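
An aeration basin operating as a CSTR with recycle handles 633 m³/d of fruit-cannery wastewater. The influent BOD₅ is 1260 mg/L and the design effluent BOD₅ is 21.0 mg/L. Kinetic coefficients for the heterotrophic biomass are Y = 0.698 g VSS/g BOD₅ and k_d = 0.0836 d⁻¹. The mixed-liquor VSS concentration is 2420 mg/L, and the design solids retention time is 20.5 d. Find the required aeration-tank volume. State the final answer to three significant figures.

V ≈ 1710 m³

From the SRT design equation V = Y Q (S₀−S) θ_c / [X (1 + k_d θ_c)] = 0.698 × 633 × (1260 − 21.0) × 20.5 / [2420 × (1 + 0.0836 × 20.5)] = 1.12×10^7 / 6567 = 1709 m³.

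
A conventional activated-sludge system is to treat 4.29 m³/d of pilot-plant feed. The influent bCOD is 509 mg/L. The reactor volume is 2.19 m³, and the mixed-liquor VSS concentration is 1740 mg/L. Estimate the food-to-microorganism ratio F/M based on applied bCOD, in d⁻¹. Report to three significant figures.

F/M = Q·S₀ / (V·X) = 4.29 × 509 / (2.190 × 1740) = 0.5730 g bCOD·(g VSS·d)⁻¹.

F/M ≈ 0.573 d⁻¹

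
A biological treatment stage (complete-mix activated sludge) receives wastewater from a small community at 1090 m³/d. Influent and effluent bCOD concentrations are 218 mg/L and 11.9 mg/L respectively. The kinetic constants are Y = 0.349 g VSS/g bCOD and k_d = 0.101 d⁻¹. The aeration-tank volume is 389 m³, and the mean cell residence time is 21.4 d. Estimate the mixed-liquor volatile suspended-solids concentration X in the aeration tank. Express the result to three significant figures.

X = Y·Q·ΔS·θ_c / [V·(1 + k_d θ_c)] = 0.349 × 1090 × (218 − 11.9) × 21.4 / [389 × (1 + 0.101 × 21.4)] = 1364 mg/L.

X ≈ 1360 mg/L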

━━━━━━━━━━━━━━━━━━━━

_Exercise requirements_. The material shown above must be written out again in full, exactly as it reads.

_Reply_.
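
An aeration basin operating as a CSTR with recycle handles 633 m³/d of fruit-cannery wastewater. The influent BOD₅ is 1260 mg/L and the design effluent BOD₅ is 21.0 mg/L. Kinetic coefficients for the heterotrophic biomass are Y = 0.698 g VSS/g BOD₅ and k_d = 0.0836 d⁻¹. The mixed-liquor VSS concentration is 2420 mg/L, and the design solids retention time is 20.5 d. Find the required aeration-tank volume. State the final answer to three significant figures.

V ≈ 1710 m³

From the SRT design equation V = Y Q (S₀−S) θ_c / [X (1 + k_d θ_c)] = 0.698 × 633 × (1260 − 21.0) × 20.5 / [2420 × (1 + 0.0836 × 20.5)] = 1.12×10^7 / 6567 = 1709 m³.

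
A conventional activated-sludge system is to treat 4.29 m³/d of pilot-plant feed. The influent bCOD is 509 mg/L. The reactor volume is 2.19 m³, and the mixed-liquor VSS concentration is 1740 mg/L. Estimate the food-to-microorganism ratio F/M based on applied bCOD, in d⁻¹. Report to three significant figures.

F/M = Q·S₀ / (V·X) = 4.29 × 509 / (2.190 × 1740) = 0.5730 g bCOD·(g VSS·d)⁻¹.

F/M ≈ 0.573 d⁻¹

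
A biological treatment stage (complete-mix activated sludge) receives wastewater from a small community at 1090 m³/d. Influent and effluent bCOD concentrations are 218 mg/L and 11.9 mg/L respectively. The kinetic constants are Y = 0.349 g VSS/g bCOD and k_d = 0.101 d⁻¹. The aeration-tank volume is 389 m³, and the mean cell residence time is 21.4 d. Estimate the mixed-liquor volatile suspended-solids concentration X in the aeration tank. Express the result to three significant figures.

X = Y·Q·ΔS·θ_c / [V·(1 + k_d θ_c)] = 0.349 × 1090 × (218 − 11.9) × 21.4 / [389 × (1 + 0.101 × 21.4)] = 1364 mg/L.

X ≈ 1360 mg/L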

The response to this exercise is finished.